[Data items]
════

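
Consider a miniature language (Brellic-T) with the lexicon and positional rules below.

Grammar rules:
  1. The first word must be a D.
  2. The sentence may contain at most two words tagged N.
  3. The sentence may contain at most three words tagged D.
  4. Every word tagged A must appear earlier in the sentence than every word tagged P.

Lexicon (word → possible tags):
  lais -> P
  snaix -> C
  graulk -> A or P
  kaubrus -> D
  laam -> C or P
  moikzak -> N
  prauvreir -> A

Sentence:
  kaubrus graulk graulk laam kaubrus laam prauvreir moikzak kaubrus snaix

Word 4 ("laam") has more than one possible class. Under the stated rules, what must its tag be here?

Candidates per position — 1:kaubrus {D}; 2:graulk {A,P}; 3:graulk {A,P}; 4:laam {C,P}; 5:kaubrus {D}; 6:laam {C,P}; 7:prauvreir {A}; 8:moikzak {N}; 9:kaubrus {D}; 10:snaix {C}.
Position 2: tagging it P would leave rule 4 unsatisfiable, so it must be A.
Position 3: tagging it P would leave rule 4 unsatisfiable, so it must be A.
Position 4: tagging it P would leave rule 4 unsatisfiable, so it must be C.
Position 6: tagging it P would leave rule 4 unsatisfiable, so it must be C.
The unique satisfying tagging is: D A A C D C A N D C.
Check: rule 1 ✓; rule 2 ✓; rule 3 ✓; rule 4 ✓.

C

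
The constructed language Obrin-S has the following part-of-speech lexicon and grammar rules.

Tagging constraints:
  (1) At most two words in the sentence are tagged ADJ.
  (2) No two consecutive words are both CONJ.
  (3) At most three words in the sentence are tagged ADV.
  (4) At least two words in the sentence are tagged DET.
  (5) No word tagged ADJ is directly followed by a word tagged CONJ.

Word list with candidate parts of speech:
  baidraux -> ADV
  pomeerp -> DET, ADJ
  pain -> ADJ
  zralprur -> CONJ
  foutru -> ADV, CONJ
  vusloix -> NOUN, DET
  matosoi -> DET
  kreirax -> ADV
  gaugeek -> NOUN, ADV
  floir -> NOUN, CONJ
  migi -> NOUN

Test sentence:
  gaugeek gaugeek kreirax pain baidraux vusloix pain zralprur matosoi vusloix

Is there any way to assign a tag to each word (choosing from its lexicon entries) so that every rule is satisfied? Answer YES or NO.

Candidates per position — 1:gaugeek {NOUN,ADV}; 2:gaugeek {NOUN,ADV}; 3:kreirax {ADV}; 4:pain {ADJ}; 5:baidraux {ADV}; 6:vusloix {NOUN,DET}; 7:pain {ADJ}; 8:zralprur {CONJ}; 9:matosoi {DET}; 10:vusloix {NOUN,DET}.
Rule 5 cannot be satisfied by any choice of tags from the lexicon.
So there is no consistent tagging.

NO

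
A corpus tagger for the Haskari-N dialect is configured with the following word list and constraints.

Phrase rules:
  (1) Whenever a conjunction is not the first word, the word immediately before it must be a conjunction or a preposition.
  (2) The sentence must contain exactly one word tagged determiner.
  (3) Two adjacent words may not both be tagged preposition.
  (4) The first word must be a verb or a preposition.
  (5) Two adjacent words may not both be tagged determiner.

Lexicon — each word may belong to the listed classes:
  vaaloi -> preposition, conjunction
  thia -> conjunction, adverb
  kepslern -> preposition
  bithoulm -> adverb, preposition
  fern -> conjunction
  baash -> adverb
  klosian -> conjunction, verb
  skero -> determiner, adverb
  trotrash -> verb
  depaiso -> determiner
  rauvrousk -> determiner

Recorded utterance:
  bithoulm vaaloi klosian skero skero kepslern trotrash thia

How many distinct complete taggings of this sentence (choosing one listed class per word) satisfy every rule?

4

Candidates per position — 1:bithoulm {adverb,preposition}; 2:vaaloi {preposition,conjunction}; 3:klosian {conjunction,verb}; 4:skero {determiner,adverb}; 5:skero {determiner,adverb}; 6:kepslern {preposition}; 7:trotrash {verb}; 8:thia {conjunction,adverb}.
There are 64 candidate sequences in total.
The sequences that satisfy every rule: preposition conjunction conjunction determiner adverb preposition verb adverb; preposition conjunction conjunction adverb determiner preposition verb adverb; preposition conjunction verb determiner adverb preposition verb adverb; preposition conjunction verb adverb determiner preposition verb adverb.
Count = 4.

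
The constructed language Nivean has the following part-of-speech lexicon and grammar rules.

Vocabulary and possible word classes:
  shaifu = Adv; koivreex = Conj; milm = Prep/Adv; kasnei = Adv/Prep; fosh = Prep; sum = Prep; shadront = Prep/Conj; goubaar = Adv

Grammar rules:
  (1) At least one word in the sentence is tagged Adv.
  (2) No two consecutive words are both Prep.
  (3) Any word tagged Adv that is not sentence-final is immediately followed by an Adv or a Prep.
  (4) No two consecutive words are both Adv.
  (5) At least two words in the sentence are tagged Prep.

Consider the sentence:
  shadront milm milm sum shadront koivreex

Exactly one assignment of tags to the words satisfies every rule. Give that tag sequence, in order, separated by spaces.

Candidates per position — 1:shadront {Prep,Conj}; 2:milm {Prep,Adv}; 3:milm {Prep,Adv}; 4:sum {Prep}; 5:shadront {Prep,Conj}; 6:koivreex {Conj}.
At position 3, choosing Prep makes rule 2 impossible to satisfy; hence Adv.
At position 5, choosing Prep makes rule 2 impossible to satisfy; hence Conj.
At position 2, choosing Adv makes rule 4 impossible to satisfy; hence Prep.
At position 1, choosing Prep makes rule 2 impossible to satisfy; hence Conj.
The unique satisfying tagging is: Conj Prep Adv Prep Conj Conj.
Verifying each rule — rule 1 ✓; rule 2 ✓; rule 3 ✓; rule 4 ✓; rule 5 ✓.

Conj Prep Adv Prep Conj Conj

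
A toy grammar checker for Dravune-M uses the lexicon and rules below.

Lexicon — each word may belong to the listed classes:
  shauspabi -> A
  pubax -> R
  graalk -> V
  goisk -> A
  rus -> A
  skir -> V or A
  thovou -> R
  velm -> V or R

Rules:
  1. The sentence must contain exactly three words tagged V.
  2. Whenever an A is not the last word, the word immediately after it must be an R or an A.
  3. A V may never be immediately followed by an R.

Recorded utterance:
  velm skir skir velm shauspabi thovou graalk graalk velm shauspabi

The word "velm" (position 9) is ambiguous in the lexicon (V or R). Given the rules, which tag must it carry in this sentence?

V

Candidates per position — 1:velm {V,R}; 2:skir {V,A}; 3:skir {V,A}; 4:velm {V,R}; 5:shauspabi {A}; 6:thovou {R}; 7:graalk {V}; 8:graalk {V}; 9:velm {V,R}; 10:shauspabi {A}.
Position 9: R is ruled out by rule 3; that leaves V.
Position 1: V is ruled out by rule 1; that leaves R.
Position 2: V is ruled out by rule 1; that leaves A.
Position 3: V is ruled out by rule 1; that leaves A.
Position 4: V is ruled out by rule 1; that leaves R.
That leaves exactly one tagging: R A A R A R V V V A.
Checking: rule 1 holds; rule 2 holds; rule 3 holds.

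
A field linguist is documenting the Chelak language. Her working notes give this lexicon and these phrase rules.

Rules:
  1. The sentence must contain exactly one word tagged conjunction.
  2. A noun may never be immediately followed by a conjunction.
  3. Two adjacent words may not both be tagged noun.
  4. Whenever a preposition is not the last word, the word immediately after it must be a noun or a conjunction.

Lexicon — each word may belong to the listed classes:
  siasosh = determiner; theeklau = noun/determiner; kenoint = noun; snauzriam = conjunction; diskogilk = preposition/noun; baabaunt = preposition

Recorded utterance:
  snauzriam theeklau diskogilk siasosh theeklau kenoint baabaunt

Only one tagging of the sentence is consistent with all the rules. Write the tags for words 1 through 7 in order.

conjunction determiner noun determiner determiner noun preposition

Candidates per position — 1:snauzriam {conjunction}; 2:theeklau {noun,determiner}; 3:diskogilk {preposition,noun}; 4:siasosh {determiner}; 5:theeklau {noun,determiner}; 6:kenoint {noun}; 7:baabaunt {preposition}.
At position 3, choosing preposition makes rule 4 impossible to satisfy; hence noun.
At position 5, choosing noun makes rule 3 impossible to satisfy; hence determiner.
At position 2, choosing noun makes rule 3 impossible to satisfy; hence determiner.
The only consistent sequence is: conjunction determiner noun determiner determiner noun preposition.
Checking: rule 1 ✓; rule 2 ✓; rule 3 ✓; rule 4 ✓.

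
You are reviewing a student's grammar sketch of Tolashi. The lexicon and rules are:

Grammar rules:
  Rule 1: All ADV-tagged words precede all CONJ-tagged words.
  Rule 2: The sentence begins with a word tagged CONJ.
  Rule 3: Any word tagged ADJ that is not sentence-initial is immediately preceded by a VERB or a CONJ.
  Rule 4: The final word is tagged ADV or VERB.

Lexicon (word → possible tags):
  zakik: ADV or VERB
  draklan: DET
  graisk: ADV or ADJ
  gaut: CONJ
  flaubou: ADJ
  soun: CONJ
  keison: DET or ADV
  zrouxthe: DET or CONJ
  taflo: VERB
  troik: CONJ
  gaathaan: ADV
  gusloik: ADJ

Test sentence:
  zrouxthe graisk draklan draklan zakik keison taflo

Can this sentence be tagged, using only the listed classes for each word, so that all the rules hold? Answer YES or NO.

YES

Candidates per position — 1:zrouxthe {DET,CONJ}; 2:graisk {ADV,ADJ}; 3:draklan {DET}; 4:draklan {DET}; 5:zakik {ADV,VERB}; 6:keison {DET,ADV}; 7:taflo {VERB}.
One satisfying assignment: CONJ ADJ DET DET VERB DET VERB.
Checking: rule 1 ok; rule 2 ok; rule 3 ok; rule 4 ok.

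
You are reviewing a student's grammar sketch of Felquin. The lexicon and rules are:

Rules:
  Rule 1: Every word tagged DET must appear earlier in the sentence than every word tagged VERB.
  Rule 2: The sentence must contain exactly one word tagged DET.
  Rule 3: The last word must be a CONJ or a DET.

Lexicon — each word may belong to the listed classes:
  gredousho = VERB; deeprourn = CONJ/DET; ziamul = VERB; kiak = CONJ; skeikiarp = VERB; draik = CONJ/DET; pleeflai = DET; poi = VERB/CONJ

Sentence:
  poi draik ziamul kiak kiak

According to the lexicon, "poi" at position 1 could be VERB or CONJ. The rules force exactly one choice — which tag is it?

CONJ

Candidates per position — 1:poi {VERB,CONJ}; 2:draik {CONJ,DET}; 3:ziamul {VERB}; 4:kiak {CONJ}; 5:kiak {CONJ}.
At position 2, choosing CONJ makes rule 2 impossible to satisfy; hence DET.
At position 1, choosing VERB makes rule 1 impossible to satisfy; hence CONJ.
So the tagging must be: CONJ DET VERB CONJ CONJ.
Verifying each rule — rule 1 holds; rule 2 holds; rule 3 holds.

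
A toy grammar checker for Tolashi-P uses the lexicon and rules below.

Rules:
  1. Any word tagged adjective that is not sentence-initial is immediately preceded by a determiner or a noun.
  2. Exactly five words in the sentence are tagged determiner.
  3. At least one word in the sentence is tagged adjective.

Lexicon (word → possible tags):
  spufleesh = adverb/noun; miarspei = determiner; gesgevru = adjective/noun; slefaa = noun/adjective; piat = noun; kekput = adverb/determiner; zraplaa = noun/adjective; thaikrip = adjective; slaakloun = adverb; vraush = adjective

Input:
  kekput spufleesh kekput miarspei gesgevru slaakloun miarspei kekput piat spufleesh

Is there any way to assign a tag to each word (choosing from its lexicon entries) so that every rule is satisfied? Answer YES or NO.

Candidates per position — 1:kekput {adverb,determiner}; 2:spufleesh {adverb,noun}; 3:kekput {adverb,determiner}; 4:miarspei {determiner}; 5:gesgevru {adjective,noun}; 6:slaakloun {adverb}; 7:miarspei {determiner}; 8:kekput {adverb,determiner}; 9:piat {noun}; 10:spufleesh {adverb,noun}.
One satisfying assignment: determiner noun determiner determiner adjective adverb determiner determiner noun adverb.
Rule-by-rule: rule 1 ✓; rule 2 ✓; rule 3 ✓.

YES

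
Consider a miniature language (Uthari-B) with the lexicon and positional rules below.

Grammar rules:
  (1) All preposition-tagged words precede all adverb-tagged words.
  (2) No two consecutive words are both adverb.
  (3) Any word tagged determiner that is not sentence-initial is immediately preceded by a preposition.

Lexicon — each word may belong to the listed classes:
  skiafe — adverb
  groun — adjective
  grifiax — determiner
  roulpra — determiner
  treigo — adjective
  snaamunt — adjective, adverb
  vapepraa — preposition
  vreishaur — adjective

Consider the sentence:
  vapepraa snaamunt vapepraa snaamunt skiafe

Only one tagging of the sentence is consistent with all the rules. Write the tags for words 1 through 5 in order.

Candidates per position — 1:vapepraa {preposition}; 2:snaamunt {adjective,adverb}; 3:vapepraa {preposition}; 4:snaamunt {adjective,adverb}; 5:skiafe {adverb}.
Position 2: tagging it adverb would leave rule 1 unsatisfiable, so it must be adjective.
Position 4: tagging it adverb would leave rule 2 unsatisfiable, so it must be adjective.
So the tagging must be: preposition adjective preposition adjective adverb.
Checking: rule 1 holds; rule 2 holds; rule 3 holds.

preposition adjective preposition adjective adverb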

════

> _TRY IT_:
Write out exactly the lines of the entries above that run from the line containing "skiafe — adverb" through the last line, including both.

> _OUTPUT OF THE TASK_:
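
  skiafe — adverb
  groun — adjective
  grifiax — determiner
  roulpra — determiner
  treigo — adjective
  snaamunt — adjective, adverb
  vapepraa — preposition
  vreishaur — adjective

Consider the sentence:
  vapepraa snaamunt vapepraa snaamunt skiafe

Only one tagging of the sentence is consistent with all the rules. Write the tags for words 1 through 5 in order.

Candidates per position — 1:vapepraa {preposition}; 2:snaamunt {adjective,adverb}; 3:vapepraa {preposition}; 4:snaamunt {adjective,adverb}; 5:skiafe {adverb}.
Position 2: tagging it adverb would leave rule 1 unsatisfiable, so it must be adjective.
Position 4: tagging it adverb would leave rule 2 unsatisfiable, so it must be adjective.
So the tagging must be: preposition adjective preposition adjective adverb.
Checking: rule 1 holds; rule 2 holds; rule 3 holds.

preposition adjective preposition adjective adverb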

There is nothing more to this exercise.